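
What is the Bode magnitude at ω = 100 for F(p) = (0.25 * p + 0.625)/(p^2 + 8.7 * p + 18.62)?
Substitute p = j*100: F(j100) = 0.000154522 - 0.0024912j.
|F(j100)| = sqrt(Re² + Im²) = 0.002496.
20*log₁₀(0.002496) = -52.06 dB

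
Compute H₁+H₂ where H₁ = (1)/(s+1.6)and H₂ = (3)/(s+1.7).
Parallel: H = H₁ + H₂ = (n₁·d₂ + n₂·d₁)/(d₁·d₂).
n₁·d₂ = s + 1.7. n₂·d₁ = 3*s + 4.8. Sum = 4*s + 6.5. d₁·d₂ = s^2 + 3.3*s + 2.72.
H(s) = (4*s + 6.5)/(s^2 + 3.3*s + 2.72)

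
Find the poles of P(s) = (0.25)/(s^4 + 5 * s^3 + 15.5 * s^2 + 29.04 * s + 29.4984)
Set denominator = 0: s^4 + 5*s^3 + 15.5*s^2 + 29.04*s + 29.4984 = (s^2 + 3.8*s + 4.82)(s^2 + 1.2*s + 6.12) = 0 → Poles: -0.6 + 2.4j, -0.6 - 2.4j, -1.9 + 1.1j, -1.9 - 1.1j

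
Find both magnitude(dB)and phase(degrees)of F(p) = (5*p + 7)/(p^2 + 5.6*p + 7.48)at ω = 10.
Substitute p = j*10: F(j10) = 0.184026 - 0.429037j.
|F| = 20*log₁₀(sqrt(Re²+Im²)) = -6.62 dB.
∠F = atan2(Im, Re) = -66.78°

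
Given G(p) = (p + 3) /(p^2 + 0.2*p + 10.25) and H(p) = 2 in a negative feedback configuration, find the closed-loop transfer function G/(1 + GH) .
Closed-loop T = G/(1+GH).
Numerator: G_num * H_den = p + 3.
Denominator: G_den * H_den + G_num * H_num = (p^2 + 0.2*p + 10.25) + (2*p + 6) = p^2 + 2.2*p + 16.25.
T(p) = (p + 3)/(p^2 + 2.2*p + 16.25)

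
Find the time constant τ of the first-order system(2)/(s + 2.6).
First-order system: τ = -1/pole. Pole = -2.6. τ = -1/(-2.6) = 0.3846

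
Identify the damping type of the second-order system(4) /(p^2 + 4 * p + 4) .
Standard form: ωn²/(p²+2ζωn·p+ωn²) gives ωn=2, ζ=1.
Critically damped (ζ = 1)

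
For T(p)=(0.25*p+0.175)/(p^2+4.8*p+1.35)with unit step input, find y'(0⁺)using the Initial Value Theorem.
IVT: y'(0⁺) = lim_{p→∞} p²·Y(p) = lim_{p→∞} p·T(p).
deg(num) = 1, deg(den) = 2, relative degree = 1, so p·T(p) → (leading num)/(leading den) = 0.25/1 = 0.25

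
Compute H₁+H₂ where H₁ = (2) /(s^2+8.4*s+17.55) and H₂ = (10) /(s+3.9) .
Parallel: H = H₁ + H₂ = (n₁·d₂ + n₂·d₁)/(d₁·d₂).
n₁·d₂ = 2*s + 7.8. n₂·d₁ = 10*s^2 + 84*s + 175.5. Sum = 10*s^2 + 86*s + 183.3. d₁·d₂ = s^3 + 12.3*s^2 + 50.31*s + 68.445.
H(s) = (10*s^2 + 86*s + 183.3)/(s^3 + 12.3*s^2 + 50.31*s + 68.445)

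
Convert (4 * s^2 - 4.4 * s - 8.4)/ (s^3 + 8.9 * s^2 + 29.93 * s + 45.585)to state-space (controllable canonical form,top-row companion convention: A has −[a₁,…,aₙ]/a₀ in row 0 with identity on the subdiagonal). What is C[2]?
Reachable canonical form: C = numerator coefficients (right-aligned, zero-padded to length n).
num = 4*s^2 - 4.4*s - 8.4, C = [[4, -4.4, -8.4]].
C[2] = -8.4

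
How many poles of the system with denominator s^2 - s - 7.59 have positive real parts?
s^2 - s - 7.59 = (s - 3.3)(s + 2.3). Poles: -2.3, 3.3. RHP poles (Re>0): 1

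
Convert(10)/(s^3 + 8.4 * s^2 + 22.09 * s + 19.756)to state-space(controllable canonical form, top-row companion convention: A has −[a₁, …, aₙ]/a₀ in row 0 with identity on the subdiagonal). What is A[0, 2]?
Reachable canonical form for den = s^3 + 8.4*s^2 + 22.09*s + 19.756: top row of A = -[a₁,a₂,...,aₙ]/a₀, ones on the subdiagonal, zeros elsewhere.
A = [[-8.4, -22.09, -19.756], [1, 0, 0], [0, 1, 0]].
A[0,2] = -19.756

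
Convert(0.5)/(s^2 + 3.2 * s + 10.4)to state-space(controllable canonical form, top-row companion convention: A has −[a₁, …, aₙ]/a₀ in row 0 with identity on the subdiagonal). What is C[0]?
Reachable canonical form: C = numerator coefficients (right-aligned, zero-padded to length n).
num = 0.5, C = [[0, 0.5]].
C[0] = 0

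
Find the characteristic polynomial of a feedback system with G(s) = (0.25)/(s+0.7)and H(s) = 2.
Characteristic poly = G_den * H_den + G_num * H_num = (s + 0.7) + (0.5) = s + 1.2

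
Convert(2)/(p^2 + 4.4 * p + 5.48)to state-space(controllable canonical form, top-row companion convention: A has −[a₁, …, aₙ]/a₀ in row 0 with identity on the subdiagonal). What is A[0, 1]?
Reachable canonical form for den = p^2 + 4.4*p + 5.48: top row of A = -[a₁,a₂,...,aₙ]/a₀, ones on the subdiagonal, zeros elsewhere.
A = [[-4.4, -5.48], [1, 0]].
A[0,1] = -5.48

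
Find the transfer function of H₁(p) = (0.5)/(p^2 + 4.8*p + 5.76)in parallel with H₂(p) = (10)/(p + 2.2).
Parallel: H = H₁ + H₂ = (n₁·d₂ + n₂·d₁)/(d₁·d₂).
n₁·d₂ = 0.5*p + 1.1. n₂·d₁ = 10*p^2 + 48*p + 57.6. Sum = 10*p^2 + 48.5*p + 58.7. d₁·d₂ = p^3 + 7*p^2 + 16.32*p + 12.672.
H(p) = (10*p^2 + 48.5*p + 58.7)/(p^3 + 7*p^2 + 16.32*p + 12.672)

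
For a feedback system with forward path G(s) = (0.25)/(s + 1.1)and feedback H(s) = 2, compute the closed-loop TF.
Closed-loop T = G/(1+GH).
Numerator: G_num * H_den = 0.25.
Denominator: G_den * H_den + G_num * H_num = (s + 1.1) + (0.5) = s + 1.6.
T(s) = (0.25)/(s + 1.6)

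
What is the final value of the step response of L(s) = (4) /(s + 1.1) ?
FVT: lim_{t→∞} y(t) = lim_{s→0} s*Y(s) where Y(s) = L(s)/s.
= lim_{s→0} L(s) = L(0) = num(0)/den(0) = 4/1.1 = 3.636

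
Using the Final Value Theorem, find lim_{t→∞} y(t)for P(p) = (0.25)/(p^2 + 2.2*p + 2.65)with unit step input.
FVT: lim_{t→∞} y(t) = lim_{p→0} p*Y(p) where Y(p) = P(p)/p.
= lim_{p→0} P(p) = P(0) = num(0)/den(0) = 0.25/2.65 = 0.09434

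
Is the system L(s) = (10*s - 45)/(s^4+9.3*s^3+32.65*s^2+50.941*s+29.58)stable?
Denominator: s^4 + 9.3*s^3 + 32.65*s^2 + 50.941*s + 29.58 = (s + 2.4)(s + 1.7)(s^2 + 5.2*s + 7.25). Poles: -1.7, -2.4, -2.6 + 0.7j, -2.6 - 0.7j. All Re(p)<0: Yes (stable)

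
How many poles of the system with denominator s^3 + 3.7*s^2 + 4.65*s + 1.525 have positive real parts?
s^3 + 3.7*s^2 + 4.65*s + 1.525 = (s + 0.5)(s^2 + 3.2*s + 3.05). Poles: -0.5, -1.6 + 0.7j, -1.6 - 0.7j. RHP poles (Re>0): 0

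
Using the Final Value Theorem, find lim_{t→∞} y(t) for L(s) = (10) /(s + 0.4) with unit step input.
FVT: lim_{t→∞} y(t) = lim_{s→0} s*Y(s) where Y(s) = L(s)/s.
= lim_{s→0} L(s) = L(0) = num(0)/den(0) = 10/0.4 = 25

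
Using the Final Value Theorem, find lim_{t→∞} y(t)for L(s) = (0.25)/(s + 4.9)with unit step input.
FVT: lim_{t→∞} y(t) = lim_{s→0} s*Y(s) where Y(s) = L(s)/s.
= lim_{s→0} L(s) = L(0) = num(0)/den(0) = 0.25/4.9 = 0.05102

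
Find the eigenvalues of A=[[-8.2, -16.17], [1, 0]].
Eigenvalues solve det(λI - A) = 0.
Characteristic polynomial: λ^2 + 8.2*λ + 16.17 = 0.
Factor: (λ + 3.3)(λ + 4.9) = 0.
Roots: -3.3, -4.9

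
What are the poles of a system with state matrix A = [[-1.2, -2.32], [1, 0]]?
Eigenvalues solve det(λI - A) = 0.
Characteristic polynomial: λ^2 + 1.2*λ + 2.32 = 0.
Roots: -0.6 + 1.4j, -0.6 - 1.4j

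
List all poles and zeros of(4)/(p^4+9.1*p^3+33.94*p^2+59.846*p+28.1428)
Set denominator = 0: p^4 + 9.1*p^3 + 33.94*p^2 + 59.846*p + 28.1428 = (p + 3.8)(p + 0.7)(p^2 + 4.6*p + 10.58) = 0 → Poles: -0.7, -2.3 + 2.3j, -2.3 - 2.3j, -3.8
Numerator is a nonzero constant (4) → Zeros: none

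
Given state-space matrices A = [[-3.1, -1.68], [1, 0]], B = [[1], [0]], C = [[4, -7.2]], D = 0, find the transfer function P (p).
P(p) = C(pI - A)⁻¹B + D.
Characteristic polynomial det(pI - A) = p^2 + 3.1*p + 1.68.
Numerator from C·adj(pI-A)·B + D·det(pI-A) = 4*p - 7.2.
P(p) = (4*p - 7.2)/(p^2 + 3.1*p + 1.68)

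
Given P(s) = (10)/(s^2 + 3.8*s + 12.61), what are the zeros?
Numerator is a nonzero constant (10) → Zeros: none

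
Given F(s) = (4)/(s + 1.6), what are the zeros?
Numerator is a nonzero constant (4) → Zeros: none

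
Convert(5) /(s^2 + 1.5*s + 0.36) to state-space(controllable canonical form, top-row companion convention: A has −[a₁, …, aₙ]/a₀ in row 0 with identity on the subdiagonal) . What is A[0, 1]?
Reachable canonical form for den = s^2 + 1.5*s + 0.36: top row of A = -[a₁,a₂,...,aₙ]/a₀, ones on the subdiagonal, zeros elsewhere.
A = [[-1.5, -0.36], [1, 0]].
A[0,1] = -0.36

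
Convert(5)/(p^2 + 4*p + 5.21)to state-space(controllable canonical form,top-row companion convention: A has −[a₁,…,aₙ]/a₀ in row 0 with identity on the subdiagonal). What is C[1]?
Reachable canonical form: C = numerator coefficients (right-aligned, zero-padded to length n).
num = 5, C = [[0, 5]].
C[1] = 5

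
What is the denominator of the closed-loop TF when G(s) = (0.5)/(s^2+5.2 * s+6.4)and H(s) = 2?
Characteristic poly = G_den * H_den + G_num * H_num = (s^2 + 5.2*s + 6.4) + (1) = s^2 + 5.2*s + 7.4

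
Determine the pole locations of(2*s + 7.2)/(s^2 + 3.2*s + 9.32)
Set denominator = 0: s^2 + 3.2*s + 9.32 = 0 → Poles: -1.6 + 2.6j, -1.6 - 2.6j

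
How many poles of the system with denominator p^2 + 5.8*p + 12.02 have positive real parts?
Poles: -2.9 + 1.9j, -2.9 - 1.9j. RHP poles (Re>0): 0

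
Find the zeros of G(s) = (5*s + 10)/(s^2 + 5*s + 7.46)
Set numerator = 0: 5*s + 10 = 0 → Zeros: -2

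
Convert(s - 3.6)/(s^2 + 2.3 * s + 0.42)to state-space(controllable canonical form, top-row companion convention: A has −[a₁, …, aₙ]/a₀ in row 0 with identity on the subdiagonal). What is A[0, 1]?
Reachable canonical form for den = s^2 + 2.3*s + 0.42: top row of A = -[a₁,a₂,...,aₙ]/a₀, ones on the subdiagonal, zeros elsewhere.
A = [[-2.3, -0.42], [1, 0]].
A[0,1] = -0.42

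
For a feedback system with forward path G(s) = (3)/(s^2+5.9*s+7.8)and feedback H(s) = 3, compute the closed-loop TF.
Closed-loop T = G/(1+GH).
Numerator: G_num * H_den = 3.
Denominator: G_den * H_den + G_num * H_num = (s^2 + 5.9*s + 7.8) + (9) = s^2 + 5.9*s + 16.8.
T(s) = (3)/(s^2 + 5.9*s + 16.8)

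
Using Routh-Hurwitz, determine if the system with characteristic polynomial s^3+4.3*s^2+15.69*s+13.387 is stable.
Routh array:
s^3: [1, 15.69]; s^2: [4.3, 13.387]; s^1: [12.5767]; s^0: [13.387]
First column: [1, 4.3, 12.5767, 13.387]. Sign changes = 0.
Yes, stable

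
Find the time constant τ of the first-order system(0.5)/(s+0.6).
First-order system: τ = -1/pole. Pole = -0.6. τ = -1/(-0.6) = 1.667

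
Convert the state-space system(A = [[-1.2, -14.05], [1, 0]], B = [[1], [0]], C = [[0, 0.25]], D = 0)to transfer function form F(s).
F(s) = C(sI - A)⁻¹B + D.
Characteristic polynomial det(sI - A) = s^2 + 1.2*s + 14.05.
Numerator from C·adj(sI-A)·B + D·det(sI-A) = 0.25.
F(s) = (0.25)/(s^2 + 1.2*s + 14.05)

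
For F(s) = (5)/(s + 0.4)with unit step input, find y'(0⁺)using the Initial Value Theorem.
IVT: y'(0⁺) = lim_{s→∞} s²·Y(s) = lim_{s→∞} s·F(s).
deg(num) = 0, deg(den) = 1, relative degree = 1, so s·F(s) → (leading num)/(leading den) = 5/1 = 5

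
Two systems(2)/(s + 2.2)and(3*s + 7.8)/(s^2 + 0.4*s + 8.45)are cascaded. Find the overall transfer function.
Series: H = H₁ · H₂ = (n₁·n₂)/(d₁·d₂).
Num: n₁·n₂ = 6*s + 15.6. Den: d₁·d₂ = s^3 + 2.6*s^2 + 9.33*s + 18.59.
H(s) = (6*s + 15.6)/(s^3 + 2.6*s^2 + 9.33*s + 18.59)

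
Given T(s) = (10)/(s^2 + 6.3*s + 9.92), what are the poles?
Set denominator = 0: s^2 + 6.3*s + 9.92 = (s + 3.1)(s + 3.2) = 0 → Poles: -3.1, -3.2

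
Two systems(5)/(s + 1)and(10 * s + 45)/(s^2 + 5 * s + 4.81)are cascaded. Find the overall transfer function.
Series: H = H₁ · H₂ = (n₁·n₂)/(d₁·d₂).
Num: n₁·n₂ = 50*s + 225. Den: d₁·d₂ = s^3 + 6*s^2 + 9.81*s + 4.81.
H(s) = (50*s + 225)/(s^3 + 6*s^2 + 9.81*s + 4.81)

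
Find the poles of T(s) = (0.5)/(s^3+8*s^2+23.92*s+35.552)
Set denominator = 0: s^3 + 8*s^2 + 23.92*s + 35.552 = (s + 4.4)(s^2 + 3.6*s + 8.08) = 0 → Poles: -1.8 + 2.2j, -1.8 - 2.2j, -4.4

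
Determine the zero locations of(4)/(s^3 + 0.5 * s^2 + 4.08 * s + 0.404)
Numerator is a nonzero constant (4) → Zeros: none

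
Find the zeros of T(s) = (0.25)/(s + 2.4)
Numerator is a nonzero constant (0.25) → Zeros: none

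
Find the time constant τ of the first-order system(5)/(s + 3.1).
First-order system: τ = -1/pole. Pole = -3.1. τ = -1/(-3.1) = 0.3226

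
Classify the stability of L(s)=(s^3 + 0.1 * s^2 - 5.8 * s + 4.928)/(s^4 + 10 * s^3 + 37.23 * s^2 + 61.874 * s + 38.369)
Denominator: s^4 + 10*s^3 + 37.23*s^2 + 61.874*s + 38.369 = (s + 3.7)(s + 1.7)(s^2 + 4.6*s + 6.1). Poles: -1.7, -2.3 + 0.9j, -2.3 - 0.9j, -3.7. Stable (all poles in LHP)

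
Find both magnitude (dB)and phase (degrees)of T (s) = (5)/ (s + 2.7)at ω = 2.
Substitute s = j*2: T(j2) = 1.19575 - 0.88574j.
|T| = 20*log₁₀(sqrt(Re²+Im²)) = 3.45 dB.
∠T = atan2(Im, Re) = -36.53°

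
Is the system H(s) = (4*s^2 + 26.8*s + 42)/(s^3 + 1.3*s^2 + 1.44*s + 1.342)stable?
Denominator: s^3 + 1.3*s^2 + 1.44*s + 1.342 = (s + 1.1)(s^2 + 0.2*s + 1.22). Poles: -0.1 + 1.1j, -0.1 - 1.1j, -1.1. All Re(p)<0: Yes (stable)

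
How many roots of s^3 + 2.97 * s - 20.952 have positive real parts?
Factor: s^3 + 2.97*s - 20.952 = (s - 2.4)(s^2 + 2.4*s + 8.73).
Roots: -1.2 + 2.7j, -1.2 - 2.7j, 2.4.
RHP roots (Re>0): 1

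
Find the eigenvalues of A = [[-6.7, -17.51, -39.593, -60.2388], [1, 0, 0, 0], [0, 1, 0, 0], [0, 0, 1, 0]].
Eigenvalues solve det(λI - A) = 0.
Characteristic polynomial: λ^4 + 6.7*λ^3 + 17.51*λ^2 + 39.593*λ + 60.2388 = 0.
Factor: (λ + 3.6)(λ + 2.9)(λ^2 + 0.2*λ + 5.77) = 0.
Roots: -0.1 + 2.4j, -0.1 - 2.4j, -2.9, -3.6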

Description of the task
Copying should begin at the line containing "Find both magnitude (dB)and" and end at the last line of the material, with every line in between reproduced exactly.

Solved problem
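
Find both magnitude (dB)and phase (degrees)of T (s) = (5)/ (s + 2.7)at ω = 2.
Substitute s = j*2: T(j2) = 1.19575 - 0.88574j.
|T| = 20*log₁₀(sqrt(Re²+Im²)) = 3.45 dB.
∠T = atan2(Im, Re) = -36.53°

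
Is the system H(s) = (4*s^2 + 26.8*s + 42)/(s^3 + 1.3*s^2 + 1.44*s + 1.342)stable?
Denominator: s^3 + 1.3*s^2 + 1.44*s + 1.342 = (s + 1.1)(s^2 + 0.2*s + 1.22). Poles: -0.1 + 1.1j, -0.1 - 1.1j, -1.1. All Re(p)<0: Yes (stable)

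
How many roots of s^3 + 2.97 * s - 20.952 have positive real parts?
Factor: s^3 + 2.97*s - 20.952 = (s - 2.4)(s^2 + 2.4*s + 8.73).
Roots: -1.2 + 2.7j, -1.2 - 2.7j, 2.4.
RHP roots (Re>0): 1

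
Find the eigenvalues of A = [[-6.7, -17.51, -39.593, -60.2388], [1, 0, 0, 0], [0, 1, 0, 0], [0, 0, 1, 0]].
Eigenvalues solve det(λI - A) = 0.
Characteristic polynomial: λ^4 + 6.7*λ^3 + 17.51*λ^2 + 39.593*λ + 60.2388 = 0.
Factor: (λ + 3.6)(λ + 2.9)(λ^2 + 0.2*λ + 5.77) = 0.
Roots: -0.1 + 2.4j, -0.1 - 2.4j, -2.9, -3.6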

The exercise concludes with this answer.